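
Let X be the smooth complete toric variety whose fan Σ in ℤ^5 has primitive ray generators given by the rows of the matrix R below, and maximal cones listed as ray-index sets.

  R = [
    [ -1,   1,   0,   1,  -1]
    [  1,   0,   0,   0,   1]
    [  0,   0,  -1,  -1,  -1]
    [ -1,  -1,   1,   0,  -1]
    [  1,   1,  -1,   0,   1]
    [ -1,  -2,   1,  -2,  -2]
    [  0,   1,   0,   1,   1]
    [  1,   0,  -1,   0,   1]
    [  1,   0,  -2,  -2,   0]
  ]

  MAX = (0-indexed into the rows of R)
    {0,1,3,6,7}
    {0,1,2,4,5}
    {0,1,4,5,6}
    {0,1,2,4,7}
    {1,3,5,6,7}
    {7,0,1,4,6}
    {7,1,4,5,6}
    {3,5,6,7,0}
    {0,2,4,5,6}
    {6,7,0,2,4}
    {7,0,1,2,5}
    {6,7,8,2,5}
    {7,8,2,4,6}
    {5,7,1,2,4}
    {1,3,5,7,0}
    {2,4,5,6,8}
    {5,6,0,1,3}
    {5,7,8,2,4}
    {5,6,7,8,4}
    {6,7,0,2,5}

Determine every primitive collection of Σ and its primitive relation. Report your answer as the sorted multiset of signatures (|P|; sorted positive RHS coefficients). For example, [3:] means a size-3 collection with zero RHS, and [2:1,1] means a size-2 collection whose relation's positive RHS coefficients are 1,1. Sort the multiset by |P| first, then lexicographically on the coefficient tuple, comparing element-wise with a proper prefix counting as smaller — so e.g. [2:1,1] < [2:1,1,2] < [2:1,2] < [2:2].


Δ(Σ) — 9 vertices, 9 min non-faces:

  • {3,4}:  v_{3} + v_{4} = 0  ⇒ sig = [2:]
  • {2,3}:  v_{2} + v_{3} = v_{0} + v_{5} + v_{7}  ⇒ sig = [2:1,1,1]
  • {3,8}:  v_{3} + v_{8} = v_{2} + v_{5} + v_{6} + v_{7}  ⇒ sig = [2:1,1,1,1]
  • {1,8}:  v_{1} + v_{8} = 2·v_{4} + v_{5} + v_{7}  ⇒ sig = [2:1,1,2]
  • {0,8}:  v_{0} + v_{8} = 2·v_{2} + v_{6}  ⇒ sig = [2:1,2]
  • {1,2,6}:  v_{1} + v_{2} + v_{6} = v_{4}  ⇒ sig = [3:1]
  • {0,4,5,7}:  v_{0} + v_{4} + v_{5} + v_{7} = v_{2}  ⇒ sig = [4:1]
  • {0,1,5,6,7}:  v_{0} + v_{1} + v_{5} + v_{6} + v_{7} = 0  ⇒ sig = [5:]
  • {2,4,5,6,7}:  v_{2} + v_{4} + v_{5} + v_{6} + v_{7} = v_{8}  ⇒ sig = [5:1]

Hence PRS(X_Σ) =
[[2:], [2:1,1,1], [2:1,1,1,1], [2:1,1,2], [2:1,2], [3:1], [4:1], [5:], [5:1]]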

TASK STATEMENT.
From the data above, copy each line where the string "rows" appears.

FINISHED EXERCISE.
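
Let X be the smooth complete toric variety whose fan Σ in ℤ^5 has primitive ray generators given by the rows of the matrix R below, and maximal cones listed as ray-index sets.
  MAX = (0-indexed into the rows of R)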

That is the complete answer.